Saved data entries
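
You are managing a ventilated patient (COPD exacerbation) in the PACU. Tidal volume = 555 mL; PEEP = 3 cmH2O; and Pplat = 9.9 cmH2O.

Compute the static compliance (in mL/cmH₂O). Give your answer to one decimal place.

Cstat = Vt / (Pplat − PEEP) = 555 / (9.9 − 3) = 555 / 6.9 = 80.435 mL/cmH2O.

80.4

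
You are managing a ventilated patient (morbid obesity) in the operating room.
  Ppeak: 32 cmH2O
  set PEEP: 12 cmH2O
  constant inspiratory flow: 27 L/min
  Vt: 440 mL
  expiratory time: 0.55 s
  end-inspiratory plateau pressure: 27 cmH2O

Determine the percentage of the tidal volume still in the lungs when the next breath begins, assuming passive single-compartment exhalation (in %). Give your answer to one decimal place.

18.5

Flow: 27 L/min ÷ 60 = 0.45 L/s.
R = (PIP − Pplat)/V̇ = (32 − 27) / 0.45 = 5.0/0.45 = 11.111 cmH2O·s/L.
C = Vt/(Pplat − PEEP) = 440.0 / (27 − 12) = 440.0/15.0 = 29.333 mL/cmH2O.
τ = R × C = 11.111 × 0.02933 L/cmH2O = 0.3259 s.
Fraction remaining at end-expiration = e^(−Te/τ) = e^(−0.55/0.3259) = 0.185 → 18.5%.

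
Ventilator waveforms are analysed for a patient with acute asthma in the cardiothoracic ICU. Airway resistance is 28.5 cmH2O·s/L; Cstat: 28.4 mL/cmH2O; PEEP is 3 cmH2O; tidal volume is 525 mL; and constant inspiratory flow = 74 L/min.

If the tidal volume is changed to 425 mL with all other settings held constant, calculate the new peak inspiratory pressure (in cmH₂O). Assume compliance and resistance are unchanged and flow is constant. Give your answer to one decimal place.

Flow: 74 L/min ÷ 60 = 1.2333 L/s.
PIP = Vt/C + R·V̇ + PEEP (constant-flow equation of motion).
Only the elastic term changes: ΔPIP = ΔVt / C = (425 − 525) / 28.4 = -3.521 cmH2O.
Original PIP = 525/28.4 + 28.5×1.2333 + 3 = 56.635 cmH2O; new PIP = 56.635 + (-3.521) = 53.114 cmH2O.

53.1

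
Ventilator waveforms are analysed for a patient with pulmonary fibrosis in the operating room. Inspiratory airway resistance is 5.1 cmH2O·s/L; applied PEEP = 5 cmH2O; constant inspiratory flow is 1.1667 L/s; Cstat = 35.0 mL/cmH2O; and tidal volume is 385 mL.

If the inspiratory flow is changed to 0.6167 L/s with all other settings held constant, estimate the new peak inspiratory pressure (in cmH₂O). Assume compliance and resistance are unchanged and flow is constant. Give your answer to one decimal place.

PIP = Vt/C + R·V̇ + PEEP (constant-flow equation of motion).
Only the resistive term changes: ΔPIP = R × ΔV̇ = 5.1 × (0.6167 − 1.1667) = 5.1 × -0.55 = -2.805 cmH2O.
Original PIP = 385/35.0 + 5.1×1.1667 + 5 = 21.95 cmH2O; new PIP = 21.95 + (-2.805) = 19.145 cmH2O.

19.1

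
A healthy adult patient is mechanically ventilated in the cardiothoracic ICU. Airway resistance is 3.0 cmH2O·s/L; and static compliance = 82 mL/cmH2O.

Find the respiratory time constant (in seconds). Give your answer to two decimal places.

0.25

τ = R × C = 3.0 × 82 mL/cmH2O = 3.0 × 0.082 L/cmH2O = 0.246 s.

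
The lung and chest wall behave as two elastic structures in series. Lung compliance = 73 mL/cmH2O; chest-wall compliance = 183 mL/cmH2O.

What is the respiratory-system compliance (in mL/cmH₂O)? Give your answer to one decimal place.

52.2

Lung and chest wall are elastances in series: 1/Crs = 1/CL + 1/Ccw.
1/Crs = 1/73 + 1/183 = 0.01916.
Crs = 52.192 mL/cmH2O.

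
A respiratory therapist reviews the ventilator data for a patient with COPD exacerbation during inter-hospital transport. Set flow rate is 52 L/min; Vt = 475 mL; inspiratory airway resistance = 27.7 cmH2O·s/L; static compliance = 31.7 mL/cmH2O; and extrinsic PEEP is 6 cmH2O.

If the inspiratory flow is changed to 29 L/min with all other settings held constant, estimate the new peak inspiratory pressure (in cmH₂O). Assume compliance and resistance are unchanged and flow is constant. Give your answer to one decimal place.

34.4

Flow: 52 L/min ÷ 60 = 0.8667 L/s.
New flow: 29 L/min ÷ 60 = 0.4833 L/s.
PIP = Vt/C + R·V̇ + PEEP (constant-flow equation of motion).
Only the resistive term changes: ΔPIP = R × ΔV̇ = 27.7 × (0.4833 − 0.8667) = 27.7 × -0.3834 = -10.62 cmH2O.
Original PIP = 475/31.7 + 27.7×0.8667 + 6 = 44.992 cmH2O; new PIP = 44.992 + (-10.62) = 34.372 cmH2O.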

---

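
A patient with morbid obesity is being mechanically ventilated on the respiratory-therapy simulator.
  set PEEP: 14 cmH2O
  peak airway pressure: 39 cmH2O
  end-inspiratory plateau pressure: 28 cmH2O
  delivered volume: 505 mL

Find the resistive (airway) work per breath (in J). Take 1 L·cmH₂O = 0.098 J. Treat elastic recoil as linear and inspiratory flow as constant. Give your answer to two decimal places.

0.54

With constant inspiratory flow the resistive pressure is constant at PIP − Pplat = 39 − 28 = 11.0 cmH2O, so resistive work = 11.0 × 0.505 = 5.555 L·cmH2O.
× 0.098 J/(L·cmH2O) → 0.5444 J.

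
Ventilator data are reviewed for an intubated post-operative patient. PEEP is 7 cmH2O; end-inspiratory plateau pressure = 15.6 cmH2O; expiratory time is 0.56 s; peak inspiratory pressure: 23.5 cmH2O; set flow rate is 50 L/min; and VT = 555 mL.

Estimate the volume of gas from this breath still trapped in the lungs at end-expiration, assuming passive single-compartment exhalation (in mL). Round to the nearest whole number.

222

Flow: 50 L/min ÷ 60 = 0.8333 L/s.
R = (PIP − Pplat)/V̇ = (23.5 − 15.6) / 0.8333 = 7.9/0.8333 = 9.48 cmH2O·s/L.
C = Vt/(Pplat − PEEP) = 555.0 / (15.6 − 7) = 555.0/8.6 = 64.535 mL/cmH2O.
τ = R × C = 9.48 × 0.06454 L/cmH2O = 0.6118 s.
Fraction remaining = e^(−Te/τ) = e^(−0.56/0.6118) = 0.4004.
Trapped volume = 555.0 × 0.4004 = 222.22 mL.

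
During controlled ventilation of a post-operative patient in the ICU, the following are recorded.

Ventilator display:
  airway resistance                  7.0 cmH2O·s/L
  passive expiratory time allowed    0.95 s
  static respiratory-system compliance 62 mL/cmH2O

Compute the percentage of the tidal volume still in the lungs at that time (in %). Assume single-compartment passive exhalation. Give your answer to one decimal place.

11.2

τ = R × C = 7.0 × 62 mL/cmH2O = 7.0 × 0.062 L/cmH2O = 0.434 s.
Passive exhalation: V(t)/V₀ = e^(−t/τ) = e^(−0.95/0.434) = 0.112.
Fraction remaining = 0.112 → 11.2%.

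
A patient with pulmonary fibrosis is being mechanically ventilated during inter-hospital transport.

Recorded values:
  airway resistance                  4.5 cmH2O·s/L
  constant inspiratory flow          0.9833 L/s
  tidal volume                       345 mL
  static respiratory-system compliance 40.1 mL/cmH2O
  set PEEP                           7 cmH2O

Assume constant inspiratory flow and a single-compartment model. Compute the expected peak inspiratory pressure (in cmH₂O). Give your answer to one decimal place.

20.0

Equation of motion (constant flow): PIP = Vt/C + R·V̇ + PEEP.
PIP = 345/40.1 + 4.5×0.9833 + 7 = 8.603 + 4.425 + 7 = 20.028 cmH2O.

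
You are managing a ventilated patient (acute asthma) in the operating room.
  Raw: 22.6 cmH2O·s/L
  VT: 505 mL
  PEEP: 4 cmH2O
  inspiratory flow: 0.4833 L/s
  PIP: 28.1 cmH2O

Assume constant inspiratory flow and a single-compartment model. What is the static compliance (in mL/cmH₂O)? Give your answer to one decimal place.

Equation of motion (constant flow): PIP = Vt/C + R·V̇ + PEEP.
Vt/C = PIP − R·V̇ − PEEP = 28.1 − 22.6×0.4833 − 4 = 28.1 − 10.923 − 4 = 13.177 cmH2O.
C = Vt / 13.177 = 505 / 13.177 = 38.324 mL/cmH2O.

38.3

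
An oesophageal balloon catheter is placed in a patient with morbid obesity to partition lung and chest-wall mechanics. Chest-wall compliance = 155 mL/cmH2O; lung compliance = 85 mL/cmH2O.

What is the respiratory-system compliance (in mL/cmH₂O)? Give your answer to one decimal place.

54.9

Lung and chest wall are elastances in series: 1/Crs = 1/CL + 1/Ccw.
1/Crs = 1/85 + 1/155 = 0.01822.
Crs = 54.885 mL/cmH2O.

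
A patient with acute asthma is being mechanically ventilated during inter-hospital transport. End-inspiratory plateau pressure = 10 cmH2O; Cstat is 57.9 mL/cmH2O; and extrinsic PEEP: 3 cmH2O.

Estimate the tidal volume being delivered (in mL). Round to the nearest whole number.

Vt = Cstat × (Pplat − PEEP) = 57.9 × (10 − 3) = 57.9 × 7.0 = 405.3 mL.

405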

WHAT IS EXPECTED
Which lines run from the one holding "You are managing a ventilated patient (morbid" through the one holding "Ventilator waveforms are analysed for a patient with pulmonary" in the records above? Repeat them exactly, both included, and nothing more.

FINISHED EXERCISE
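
You are managing a ventilated patient (morbid obesity) in the operating room.
  Ppeak: 32 cmH2O
  set PEEP: 12 cmH2O
  constant inspiratory flow: 27 L/min
  Vt: 440 mL
  expiratory time: 0.55 s
  end-inspiratory plateau pressure: 27 cmH2O

Determine the percentage of the tidal volume still in the lungs when the next breath begins, assuming passive single-compartment exhalation (in %). Give your answer to one decimal place.

18.5

Flow: 27 L/min ÷ 60 = 0.45 L/s.
R = (PIP − Pplat)/V̇ = (32 − 27) / 0.45 = 5.0/0.45 = 11.111 cmH2O·s/L.
C = Vt/(Pplat − PEEP) = 440.0 / (27 − 12) = 440.0/15.0 = 29.333 mL/cmH2O.
τ = R × C = 11.111 × 0.02933 L/cmH2O = 0.3259 s.
Fraction remaining at end-expiration = e^(−Te/τ) = e^(−0.55/0.3259) = 0.185 → 18.5%.

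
Ventilator waveforms are analysed for a patient with acute asthma in the cardiothoracic ICU. Airway resistance is 28.5 cmH2O·s/L; Cstat: 28.4 mL/cmH2O; PEEP is 3 cmH2O; tidal volume is 525 mL; and constant inspiratory flow = 74 L/min.

If the tidal volume is changed to 425 mL with all other settings held constant, calculate the new peak inspiratory pressure (in cmH₂O). Assume compliance and resistance are unchanged and flow is constant. Give your answer to one decimal place.

Flow: 74 L/min ÷ 60 = 1.2333 L/s.
PIP = Vt/C + R·V̇ + PEEP (constant-flow equation of motion).
Only the elastic term changes: ΔPIP = ΔVt / C = (425 − 525) / 28.4 = -3.521 cmH2O.
Original PIP = 525/28.4 + 28.5×1.2333 + 3 = 56.635 cmH2O; new PIP = 56.635 + (-3.521) = 53.114 cmH2O.

53.1

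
Ventilator waveforms are analysed for a patient with pulmonary fibrosis in the operating room. Inspiratory airway resistance is 5.1 cmH2O·s/L; applied PEEP = 5 cmH2O; constant inspiratory flow is 1.1667 L/s; Cstat = 35.0 mL/cmH2O; and tidal volume is 385 mL.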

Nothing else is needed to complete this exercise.